[Collected data entries]
=-=-=-=-=

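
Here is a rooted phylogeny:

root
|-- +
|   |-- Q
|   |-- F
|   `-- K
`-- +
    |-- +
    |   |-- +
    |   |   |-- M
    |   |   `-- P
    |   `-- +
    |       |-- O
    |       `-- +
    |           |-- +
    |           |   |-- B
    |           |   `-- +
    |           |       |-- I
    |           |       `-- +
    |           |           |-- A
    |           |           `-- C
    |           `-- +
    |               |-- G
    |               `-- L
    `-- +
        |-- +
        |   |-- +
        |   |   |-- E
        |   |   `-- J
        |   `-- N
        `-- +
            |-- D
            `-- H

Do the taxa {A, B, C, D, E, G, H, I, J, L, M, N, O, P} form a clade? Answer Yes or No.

The most recent common ancestor of these taxa subtends (((M,P),(O,((B,(I,(A,C))),(G,L)))),(((E,J),N),(D,H))).
That clade has exactly 14 tips — every listed taxon and nothing else — so the group is monophyletic.

Yes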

=-=-=-=-=

All the records above need to be transcribed exactly and in full.

## Answer section
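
Here is a rooted phylogeny:

root
|-- +
|   |-- Q
|   |-- F
|   `-- K
`-- +
    |-- +
    |   |-- +
    |   |   |-- M
    |   |   `-- P
    |   `-- +
    |       |-- O
    |       `-- +
    |           |-- +
    |           |   |-- B
    |           |   `-- +
    |           |       |-- I
    |           |       `-- +
    |           |           |-- A
    |           |           `-- C
    |           `-- +
    |               |-- G
    |               `-- L
    `-- +
        |-- +
        |   |-- +
        |   |   |-- E
        |   |   `-- J
        |   `-- N
        `-- +
            |-- D
            `-- H

Do the taxa {A, B, C, D, E, G, H, I, J, L, M, N, O, P} form a clade? Answer Yes or No.

The most recent common ancestor of these taxa subtends (((M,P),(O,((B,(I,(A,C))),(G,L)))),(((E,J),N),(D,H))).
That clade has exactly 14 tips — every listed taxon and nothing else — so the group is monophyletic.

Yes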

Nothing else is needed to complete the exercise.